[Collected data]
>>>

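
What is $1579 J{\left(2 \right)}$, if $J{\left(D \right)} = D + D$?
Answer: $6316$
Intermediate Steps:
$J{\left(D \right)} = 2 D$
$1579 J{\left(2 \right)} = 1579 \cdot 2 \cdot 2 = 1579 \cdot 4 = 6316$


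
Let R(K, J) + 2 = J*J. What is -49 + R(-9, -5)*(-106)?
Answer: -2487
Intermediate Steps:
R(K, J) = -2 + J² (R(K, J) = -2 + J*J = -2 + J²)
-49 + R(-9, -5)*(-106) = -49 + (-2 + (-5)²)*(-106) = -49 + (-2 + 25)*(-106) = -49 + 23*(-106) = -49 - 2438 = -2487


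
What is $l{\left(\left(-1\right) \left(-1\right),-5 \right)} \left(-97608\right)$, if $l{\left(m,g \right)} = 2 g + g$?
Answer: $1464120$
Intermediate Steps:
$l{\left(m,g \right)} = 3 g$
$l{\left(\left(-1\right) \left(-1\right),-5 \right)} \left(-97608\right) = 3 \left(-5\right) \left(-97608\right) = \left(-15\right) \left(-97608\right) = 1464120$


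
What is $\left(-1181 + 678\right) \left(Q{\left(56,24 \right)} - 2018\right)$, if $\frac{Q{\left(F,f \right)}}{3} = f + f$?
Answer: $942622$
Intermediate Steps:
$Q{\left(F,f \right)} = 6 f$ ($Q{\left(F,f \right)} = 3 \left(f + f\right) = 3 \cdot 2 f = 6 f$)
$\left(-1181 + 678\right) \left(Q{\left(56,24 \right)} - 2018\right) = \left(-1181 + 678\right) \left(6 \cdot 24 - 2018\right) = - 503 \left(144 - 2018\right) = \left(-503\right) \left(-1874\right) = 942622$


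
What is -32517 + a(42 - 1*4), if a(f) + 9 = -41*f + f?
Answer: -34046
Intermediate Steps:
a(f) = -9 - 40*f (a(f) = -9 + (-41*f + f) = -9 - 40*f)
-32517 + a(42 - 1*4) = -32517 + (-9 - 40*(42 - 1*4)) = -32517 + (-9 - 40*(42 - 4)) = -32517 + (-9 - 40*38) = -32517 + (-9 - 1520) = -32517 - 1529 = -34046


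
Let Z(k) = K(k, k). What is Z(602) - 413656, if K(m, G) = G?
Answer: -413054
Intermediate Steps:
Z(k) = k
Z(602) - 413656 = 602 - 413656 = -413054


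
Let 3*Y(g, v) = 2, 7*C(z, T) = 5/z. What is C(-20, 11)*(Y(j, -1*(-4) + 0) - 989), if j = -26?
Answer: 2965/84 ≈ 35.298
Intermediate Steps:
C(z, T) = 5/(7*z) (C(z, T) = (5/z)/7 = 5/(7*z))
Y(g, v) = ⅔ (Y(g, v) = (⅓)*2 = ⅔)
C(-20, 11)*(Y(j, -1*(-4) + 0) - 989) = ((5/7)/(-20))*(⅔ - 989) = ((5/7)*(-1/20))*(-2965/3) = -1/28*(-2965/3) = 2965/84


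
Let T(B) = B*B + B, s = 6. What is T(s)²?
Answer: 1764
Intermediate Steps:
T(B) = B + B² (T(B) = B² + B = B + B²)
T(s)² = (6*(1 + 6))² = (6*7)² = 42² = 1764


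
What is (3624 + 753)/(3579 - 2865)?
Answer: 1459/238 ≈ 6.1302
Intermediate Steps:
(3624 + 753)/(3579 - 2865) = 4377/714 = 4377*(1/714) = 1459/238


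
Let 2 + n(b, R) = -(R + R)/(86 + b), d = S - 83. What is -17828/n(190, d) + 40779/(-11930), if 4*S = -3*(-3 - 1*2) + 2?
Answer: 39123874483/3137590 ≈ 12469.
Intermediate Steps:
S = 17/4 (S = (-3*(-3 - 1*2) + 2)/4 = (-3*(-3 - 2) + 2)/4 = (-3*(-5) + 2)/4 = (15 + 2)/4 = (¼)*17 = 17/4 ≈ 4.2500)
d = -315/4 (d = 17/4 - 83 = -315/4 ≈ -78.750)
n(b, R) = -2 - 2*R/(86 + b) (n(b, R) = -2 - (R + R)/(86 + b) = -2 - 2*R/(86 + b))
-17828/n(190, d) + 40779/(-11930) = -17828*(86 + 190)/(2*(-86 - 1*(-315/4) - 1*190)) + 40779/(-11930) = -17828*138/(-86 + 315/4 - 190) + 40779*(-1/11930) = -17828/(2*(1/276)*(-789/4)) - 40779/11930 = -17828/(-263/184) - 40779/11930 = -17828*(-184/263) - 40779/11930 = 3280352/263 - 40779/11930 = 39123874483/3137590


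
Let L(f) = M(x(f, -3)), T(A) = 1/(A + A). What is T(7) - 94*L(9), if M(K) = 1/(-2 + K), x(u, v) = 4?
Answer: -657/14 ≈ -46.929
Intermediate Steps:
T(A) = 1/(2*A)
L(f) = ½ (L(f) = 1/(-2 + 4) = 1/2 = ½)
T(7) - 94*L(9) = (½)/7 - 94*½ = (½)*(⅐) - 47 = 1/14 - 47 = -657/14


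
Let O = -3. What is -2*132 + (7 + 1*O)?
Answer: -260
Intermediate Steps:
-2*132 + (7 + 1*O) = -2*132 + (7 + 1*(-3)) = -264 + (7 - 3) = -264 + 4 = -260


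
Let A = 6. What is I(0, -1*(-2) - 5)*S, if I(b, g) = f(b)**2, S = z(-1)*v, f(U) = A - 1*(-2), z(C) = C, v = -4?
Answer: 256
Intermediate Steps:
f(U) = 8 (f(U) = 6 - 1*(-2) = 6 + 2 = 8)
S = 4 (S = -1*(-4) = 4)
I(b, g) = 64 (I(b, g) = 8**2 = 64)
I(0, -1*(-2) - 5)*S = 64*4 = 256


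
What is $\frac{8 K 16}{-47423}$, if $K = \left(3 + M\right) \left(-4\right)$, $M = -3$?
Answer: $0$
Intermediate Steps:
$K = 0$ ($K = \left(3 - 3\right) \left(-4\right) = 0 \left(-4\right) = 0$)
$\frac{8 K 16}{-47423} = \frac{8 \cdot 0 \cdot 16}{-47423} = 0 \cdot 16 \left(- \frac{1}{47423}\right) = 0 \left(- \frac{1}{47423}\right) = 0$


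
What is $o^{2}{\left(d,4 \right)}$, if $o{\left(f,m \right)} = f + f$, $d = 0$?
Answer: $0$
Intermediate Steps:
$o{\left(f,m \right)} = 2 f$
$o^{2}{\left(d,4 \right)} = \left(2 \cdot 0\right)^{2} = 0^{2} = 0$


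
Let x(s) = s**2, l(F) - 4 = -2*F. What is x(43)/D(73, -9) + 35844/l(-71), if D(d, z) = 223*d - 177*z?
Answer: 320436961/1304656 ≈ 245.61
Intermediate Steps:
l(F) = 4 - 2*F
D(d, z) = -177*z + 223*d
x(43)/D(73, -9) + 35844/l(-71) = 43**2/(-177*(-9) + 223*73) + 35844/(4 - 2*(-71)) = 1849/(1593 + 16279) + 35844/(4 + 142) = 1849/17872 + 35844/146 = 1849*(1/17872) + 35844*(1/146) = 1849/17872 + 17922/73 = 320436961/1304656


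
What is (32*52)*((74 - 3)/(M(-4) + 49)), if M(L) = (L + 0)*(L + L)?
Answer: 118144/81 ≈ 1458.6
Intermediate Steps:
M(L) = 2*L**2 (M(L) = L*(2*L) = 2*L**2)
(32*52)*((74 - 3)/(M(-4) + 49)) = (32*52)*((74 - 3)/(2*(-4)**2 + 49)) = 1664*(71/(2*16 + 49)) = 1664*(71/(32 + 49)) = 1664*(71/81) = 118144/81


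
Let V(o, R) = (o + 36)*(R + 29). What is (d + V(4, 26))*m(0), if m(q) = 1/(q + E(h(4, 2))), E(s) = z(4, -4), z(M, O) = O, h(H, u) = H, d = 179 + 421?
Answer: -700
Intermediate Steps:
d = 600
E(s) = -4
V(o, R) = (29 + R)*(36 + o) (V(o, R) = (36 + o)*(29 + R) = (29 + R)*(36 + o))
m(q) = 1/(-4 + q) (m(q) = 1/(q - 4) = 1/(-4 + q))
(d + V(4, 26))*m(0) = (600 + (1044 + 29*4 + 36*26 + 26*4))/(-4 + 0) = (600 + (1044 + 116 + 936 + 104))/(-4) = (600 + 2200)*(-¼) = 2800*(-¼) = -700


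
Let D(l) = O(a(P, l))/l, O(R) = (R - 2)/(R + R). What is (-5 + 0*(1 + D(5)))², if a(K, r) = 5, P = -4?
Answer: 25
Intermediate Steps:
O(R) = (-2 + R)/(2*R) (O(R) = (-2 + R)/((2*R)) = (-2 + R)*(1/(2*R)) = (-2 + R)/(2*R))
D(l) = 3/(10*l) (D(l) = ((½)*(-2 + 5)/5)/l = ((½)*(⅕)*3)/l = 3/(10*l))
(-5 + 0*(1 + D(5)))² = (-5 + 0*(1 + (3/10)/5))² = (-5 + 0*(1 + (3/10)*(⅕)))² = (-5 + 0*(1 + 3/50))² = (-5 + 0*(53/50))² = (-5 + 0)² = (-5)² = 25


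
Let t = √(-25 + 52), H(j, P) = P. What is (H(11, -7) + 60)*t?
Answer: 159*√3 ≈ 275.40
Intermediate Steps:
t = 3*√3 (t = √27 = 3*√3 ≈ 5.1962)
(H(11, -7) + 60)*t = (-7 + 60)*(3*√3) = 53*(3*√3) = 159*√3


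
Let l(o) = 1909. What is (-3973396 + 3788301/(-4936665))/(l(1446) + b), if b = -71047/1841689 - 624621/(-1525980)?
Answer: -1225034200023405831941356/588676289593047187193 ≈ -2081.0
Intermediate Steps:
b = 347313774603/936793526740 (b = -71047*1/1841689 - 624621*(-1/1525980) = -71047/1841689 + 208207/508660 = 347313774603/936793526740 ≈ 0.37075)
(-3973396 + 3788301/(-4936665))/(l(1446) + b) = (-3973396 + 3788301/(-4936665))/(1909 + 347313774603/936793526740) = (-3973396 + 3788301*(-1/4936665))/(1788686156321263/936793526740) = (-3973396 - 1262767/1645555)*(936793526740/1788686156321263) = -6538442917547/1645555*936793526740/1788686156321263 = -1225034200023405831941356/588676289593047187193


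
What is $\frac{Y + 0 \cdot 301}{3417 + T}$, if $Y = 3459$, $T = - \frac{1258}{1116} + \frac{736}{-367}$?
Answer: $\frac{708354774}{699112231} \approx 1.0132$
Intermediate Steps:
$T = - \frac{641531}{204786}$ ($T = \left(-1258\right) \frac{1}{1116} + 736 \left(- \frac{1}{367}\right) = - \frac{629}{558} - \frac{736}{367} = - \frac{641531}{204786} \approx -3.1327$)
$\frac{Y + 0 \cdot 301}{3417 + T} = \frac{3459 + 0 \cdot 301}{3417 - \frac{641531}{204786}} = \frac{3459 + 0}{\frac{699112231}{204786}} = 3459 \cdot \frac{204786}{699112231} = \frac{708354774}{699112231}$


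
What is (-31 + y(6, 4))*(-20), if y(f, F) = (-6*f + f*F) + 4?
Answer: 780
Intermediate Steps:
y(f, F) = 4 - 6*f + F*f (y(f, F) = (-6*f + F*f) + 4 = 4 - 6*f + F*f)
(-31 + y(6, 4))*(-20) = (-31 + (4 - 6*6 + 4*6))*(-20) = (-31 + (4 - 36 + 24))*(-20) = (-31 - 8)*(-20) = -39*(-20) = 780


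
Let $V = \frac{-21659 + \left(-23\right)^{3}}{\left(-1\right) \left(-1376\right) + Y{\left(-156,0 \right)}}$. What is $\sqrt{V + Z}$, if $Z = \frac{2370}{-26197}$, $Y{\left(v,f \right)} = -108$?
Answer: $\frac{i \sqrt{7383858326180018}}{16608898} \approx 5.1737 i$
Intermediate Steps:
$V = - \frac{16913}{634}$ ($V = \frac{-21659 + \left(-23\right)^{3}}{\left(-1\right) \left(-1376\right) - 108} = \frac{-21659 - 12167}{1376 - 108} = - \frac{33826}{1268} = \left(-33826\right) \frac{1}{1268} = - \frac{16913}{634} \approx -26.677$)
$Z = - \frac{2370}{26197}$ ($Z = 2370 \left(- \frac{1}{26197}\right) = - \frac{2370}{26197} \approx -0.090468$)
$\sqrt{V + Z} = \sqrt{- \frac{16913}{634} - \frac{2370}{26197}} = \sqrt{- \frac{444572441}{16608898}} = \frac{i \sqrt{7383858326180018}}{16608898}$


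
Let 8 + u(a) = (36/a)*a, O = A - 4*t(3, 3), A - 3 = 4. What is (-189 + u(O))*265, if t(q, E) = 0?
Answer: -42665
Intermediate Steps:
A = 7 (A = 3 + 4 = 7)
O = 7 (O = 7 - 4*0 = 7 + 0 = 7)
u(a) = 28 (u(a) = -8 + (36/a)*a = -8 + 36 = 28)
(-189 + u(O))*265 = (-189 + 28)*265 = -161*265 = -42665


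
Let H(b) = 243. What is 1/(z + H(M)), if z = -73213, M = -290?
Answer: -1/72970 ≈ -1.3704e-5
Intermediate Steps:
1/(z + H(M)) = 1/(-73213 + 243) = 1/(-72970) = -1/72970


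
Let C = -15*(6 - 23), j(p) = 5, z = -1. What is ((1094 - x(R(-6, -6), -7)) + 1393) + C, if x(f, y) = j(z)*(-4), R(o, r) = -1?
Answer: 2762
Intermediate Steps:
x(f, y) = -20 (x(f, y) = 5*(-4) = -20)
C = 255 (C = -15*(-17) = 255)
((1094 - x(R(-6, -6), -7)) + 1393) + C = ((1094 - 1*(-20)) + 1393) + 255 = ((1094 + 20) + 1393) + 255 = (1114 + 1393) + 255 = 2507 + 255 = 2762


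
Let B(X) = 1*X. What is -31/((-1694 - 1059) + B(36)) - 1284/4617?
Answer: -58693/220077 ≈ -0.26669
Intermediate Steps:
B(X) = X
-31/((-1694 - 1059) + B(36)) - 1284/4617 = -31/((-1694 - 1059) + 36) - 1284/4617 = -31/(-2753 + 36) - 1284*1/4617 = -31/(-2717) - 428/1539 = -31*(-1/2717) - 428/1539 = 31/2717 - 428/1539 = -58693/220077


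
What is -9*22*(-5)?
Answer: 990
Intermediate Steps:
-9*22*(-5) = -198*(-5) = 990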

<<<

Among the entries above, locate the lines containing "Let 2 + n(b, R)" and "Answer: 39123874483/3137590 ≈ 12469.", and transcribe exactly those two lines and all lines between.

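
Let 2 + n(b, R) = -(R + R)/(86 + b), d = S - 83. What is -17828/n(190, d) + 40779/(-11930), if 4*S = -3*(-3 - 1*2) + 2?
Answer: 39123874483/3137590 ≈ 12469.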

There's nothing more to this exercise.